------ Data excerpts
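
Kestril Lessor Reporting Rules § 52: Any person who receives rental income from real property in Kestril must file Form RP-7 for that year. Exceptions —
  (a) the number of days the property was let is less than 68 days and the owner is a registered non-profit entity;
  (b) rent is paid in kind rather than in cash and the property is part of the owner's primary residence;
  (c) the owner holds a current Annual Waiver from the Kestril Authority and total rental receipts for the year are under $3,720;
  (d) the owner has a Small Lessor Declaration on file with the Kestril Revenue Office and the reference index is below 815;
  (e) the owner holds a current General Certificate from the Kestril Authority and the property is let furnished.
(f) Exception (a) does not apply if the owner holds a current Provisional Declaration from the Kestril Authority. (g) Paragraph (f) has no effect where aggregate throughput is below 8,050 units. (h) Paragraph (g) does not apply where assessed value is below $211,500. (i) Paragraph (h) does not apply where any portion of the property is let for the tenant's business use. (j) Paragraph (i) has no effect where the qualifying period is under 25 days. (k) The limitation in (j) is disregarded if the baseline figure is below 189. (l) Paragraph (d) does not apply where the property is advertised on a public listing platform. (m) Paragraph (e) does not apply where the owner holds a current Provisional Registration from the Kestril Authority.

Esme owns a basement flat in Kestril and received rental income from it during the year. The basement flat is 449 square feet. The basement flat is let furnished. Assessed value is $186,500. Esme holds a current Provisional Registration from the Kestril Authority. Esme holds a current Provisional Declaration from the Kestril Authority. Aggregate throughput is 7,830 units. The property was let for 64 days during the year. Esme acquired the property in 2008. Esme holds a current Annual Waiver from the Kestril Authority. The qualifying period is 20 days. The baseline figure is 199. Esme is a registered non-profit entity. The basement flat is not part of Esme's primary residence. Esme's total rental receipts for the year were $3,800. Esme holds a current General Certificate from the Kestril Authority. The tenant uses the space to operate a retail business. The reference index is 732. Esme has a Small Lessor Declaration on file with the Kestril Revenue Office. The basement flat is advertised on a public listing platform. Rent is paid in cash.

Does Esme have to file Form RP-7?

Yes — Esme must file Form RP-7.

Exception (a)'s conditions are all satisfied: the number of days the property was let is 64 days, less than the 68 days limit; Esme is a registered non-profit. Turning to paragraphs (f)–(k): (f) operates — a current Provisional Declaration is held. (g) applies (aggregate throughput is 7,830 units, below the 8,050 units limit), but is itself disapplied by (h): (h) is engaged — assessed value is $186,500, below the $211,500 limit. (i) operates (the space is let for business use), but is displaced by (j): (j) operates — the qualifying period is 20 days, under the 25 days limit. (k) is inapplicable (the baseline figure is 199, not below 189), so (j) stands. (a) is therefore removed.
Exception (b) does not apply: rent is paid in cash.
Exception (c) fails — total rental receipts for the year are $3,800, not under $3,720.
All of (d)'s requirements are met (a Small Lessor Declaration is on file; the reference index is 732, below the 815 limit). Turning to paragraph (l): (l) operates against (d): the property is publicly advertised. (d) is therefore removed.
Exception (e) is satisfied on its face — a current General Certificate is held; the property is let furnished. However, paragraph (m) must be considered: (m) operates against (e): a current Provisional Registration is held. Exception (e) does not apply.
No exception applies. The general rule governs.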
------------
### [Work to complete]
Up to and including the line with "(f) Exception (a)", output every line of the records above exactly, starting from the first; output nothing else.

### [Problem solution]
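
Kestril Lessor Reporting Rules § 52: Any person who receives rental income from real property in Kestril must file Form RP-7 for that year. Exceptions —
  (a) the number of days the property was let is less than 68 days and the owner is a registered non-profit entity;
  (b) rent is paid in kind rather than in cash and the property is part of the owner's primary residence;
  (c) the owner holds a current Annual Waiver from the Kestril Authority and total rental receipts for the year are under $3,720;
  (d) the owner has a Small Lessor Declaration on file with the Kestril Revenue Office and the reference index is below 815;
  (e) the owner holds a current General Certificate from the Kestril Authority and the property is let furnished.
(f) Exception (a) does not apply if the owner holds a current Provisional Declaration from the Kestril Authority. (g) Paragraph (f) has no effect where aggregate throughput is below 8,050 units. (h) Paragraph (g) does not apply where assessed value is below $211,500. (i) Paragraph (h) does not apply where any portion of the property is let for the tenant's business use. (j) Paragraph (i) has no effect where the qualifying period is under 25 days. (k) The limitation in (j) is disregarded if the baseline figure is below 189. (l) Paragraph (d) does not apply where the property is advertised on a public listing platform. (m) Paragraph (e) does not apply where the owner holds a current Provisional Registration from the Kestril Authority.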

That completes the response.